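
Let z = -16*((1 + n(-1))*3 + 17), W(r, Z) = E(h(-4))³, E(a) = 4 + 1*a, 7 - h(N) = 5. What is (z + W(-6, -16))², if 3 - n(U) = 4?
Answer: 3136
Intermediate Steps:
n(U) = -1 (n(U) = 3 - 1*4 = 3 - 4 = -1)
h(N) = 2 (h(N) = 7 - 1*5 = 7 - 5 = 2)
E(a) = 4 + a
W(r, Z) = 216 (W(r, Z) = (4 + 2)³ = 6³ = 216)
z = -272 (z = -16*((1 - 1)*3 + 17) = -16*(0*3 + 17) = -16*(0 + 17) = -16*17 = -272)
(z + W(-6, -16))² = (-272 + 216)² = (-56)² = 3136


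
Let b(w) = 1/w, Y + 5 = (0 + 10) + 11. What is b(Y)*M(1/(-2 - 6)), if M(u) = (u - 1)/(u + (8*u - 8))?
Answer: 9/1168 ≈ 0.0077055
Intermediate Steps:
Y = 16 (Y = -5 + ((0 + 10) + 11) = -5 + (10 + 11) = -5 + 21 = 16)
M(u) = (-1 + u)/(-8 + 9*u) (M(u) = (-1 + u)/(u + (-8 + 8*u)) = (-1 + u)/(-8 + 9*u))
b(Y)*M(1/(-2 - 6)) = ((-1 + 1/(-2 - 6))/(-8 + 9/(-2 - 6)))/16 = ((-1 + 1/(-8))/(-8 + 9/(-8)))/16 = ((-1 - ⅛)/(-8 + 9*(-⅛)))/16 = (-9/8/(-8 - 9/8))/16 = (-9/8/(-73/8))/16 = (-8/73*(-9/8))/16 = (1/16)*(9/73) = 9/1168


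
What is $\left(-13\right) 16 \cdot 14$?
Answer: $-2912$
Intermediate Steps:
$\left(-13\right) 16 \cdot 14 = \left(-208\right) 14 = -2912$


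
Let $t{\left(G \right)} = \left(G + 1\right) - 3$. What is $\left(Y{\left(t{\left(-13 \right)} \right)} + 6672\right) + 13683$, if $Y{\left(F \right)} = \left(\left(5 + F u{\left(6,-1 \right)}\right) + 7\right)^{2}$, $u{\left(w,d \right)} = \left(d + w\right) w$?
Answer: $212199$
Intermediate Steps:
$t{\left(G \right)} = -2 + G$ ($t{\left(G \right)} = \left(1 + G\right) - 3 = -2 + G$)
$u{\left(w,d \right)} = w \left(d + w\right)$
$Y{\left(F \right)} = \left(12 + 30 F\right)^{2}$ ($Y{\left(F \right)} = \left(\left(5 + F 6 \left(-1 + 6\right)\right) + 7\right)^{2} = \left(\left(5 + F 6 \cdot 5\right) + 7\right)^{2} = \left(\left(5 + F 30\right) + 7\right)^{2} = \left(\left(5 + 30 F\right) + 7\right)^{2} = \left(12 + 30 F\right)^{2}$)
$\left(Y{\left(t{\left(-13 \right)} \right)} + 6672\right) + 13683 = \left(36 \left(2 + 5 \left(-2 - 13\right)\right)^{2} + 6672\right) + 13683 = \left(36 \left(2 + 5 \left(-15\right)\right)^{2} + 6672\right) + 13683 = \left(36 \left(2 - 75\right)^{2} + 6672\right) + 13683 = \left(36 \left(-73\right)^{2} + 6672\right) + 13683 = \left(36 \cdot 5329 + 6672\right) + 13683 = \left(191844 + 6672\right) + 13683 = 198516 + 13683 = 212199$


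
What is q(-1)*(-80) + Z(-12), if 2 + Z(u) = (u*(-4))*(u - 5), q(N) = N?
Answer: -738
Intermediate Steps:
Z(u) = -2 - 4*u*(-5 + u) (Z(u) = -2 + (u*(-4))*(u - 5) = -2 + (-4*u)*(-5 + u) = -2 - 4*u*(-5 + u))
q(-1)*(-80) + Z(-12) = -1*(-80) + (-2 - 4*(-12)² + 20*(-12)) = 80 + (-2 - 4*144 - 240) = 80 + (-2 - 576 - 240) = 80 - 818 = -738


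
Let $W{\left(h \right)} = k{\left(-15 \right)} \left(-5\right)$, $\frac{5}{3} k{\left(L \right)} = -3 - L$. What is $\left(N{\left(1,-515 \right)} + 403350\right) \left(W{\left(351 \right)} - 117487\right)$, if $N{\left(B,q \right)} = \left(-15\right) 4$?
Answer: $-47395850670$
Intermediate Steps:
$k{\left(L \right)} = - \frac{9}{5} - \frac{3 L}{5}$ ($k{\left(L \right)} = \frac{3 \left(-3 - L\right)}{5} = - \frac{9}{5} - \frac{3 L}{5}$)
$N{\left(B,q \right)} = -60$
$W{\left(h \right)} = -36$ ($W{\left(h \right)} = \left(- \frac{9}{5} - -9\right) \left(-5\right) = \left(- \frac{9}{5} + 9\right) \left(-5\right) = \frac{36}{5} \left(-5\right) = -36$)
$\left(N{\left(1,-515 \right)} + 403350\right) \left(W{\left(351 \right)} - 117487\right) = \left(-60 + 403350\right) \left(-36 - 117487\right) = 403290 \left(-117523\right) = -47395850670$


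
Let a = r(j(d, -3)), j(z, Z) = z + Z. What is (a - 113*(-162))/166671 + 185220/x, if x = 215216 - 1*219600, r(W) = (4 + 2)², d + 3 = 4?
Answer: -855288647/20296824 ≈ -42.139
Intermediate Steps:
d = 1 (d = -3 + 4 = 1)
j(z, Z) = Z + z
r(W) = 36 (r(W) = 6² = 36)
a = 36
x = -4384 (x = 215216 - 219600 = -4384)
(a - 113*(-162))/166671 + 185220/x = (36 - 113*(-162))/166671 + 185220/(-4384) = (36 + 18306)*(1/166671) + 185220*(-1/4384) = 18342*(1/166671) - 46305/1096 = 2038/18519 - 46305/1096 = -855288647/20296824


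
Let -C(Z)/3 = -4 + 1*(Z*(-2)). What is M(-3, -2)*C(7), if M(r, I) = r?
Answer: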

PROMPT: Each line from the start of the listing above through the line containing "Answer: $-2912$" should be copied exactly, please, with no other lines added.

TASK RESPONSE:
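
Let z = -16*((1 + n(-1))*3 + 17), W(r, Z) = E(h(-4))³, E(a) = 4 + 1*a, 7 - h(N) = 5. What is (z + W(-6, -16))², if 3 - n(U) = 4?
Answer: 3136
Intermediate Steps:
n(U) = -1 (n(U) = 3 - 1*4 = 3 - 4 = -1)
h(N) = 2 (h(N) = 7 - 1*5 = 7 - 5 = 2)
E(a) = 4 + a
W(r, Z) = 216 (W(r, Z) = (4 + 2)³ = 6³ = 216)
z = -272 (z = -16*((1 - 1)*3 + 17) = -16*(0*3 + 17) = -16*(0 + 17) = -16*17 = -272)
(z + W(-6, -16))² = (-272 + 216)² = (-56)² = 3136


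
Let b(w) = 1/w, Y + 5 = (0 + 10) + 11. What is b(Y)*M(1/(-2 - 6)), if M(u) = (u - 1)/(u + (8*u - 8))?
Answer: 9/1168 ≈ 0.0077055
Intermediate Steps:
Y = 16 (Y = -5 + ((0 + 10) + 11) = -5 + (10 + 11) = -5 + 21 = 16)
M(u) = (-1 + u)/(-8 + 9*u) (M(u) = (-1 + u)/(u + (-8 + 8*u)) = (-1 + u)/(-8 + 9*u))
b(Y)*M(1/(-2 - 6)) = ((-1 + 1/(-2 - 6))/(-8 + 9/(-2 - 6)))/16 = ((-1 + 1/(-8))/(-8 + 9/(-8)))/16 = ((-1 - ⅛)/(-8 + 9*(-⅛)))/16 = (-9/8/(-8 - 9/8))/16 = (-9/8/(-73/8))/16 = (-8/73*(-9/8))/16 = (1/16)*(9/73) = 9/1168


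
What is $\left(-13\right) 16 \cdot 14$?
Answer: $-2912$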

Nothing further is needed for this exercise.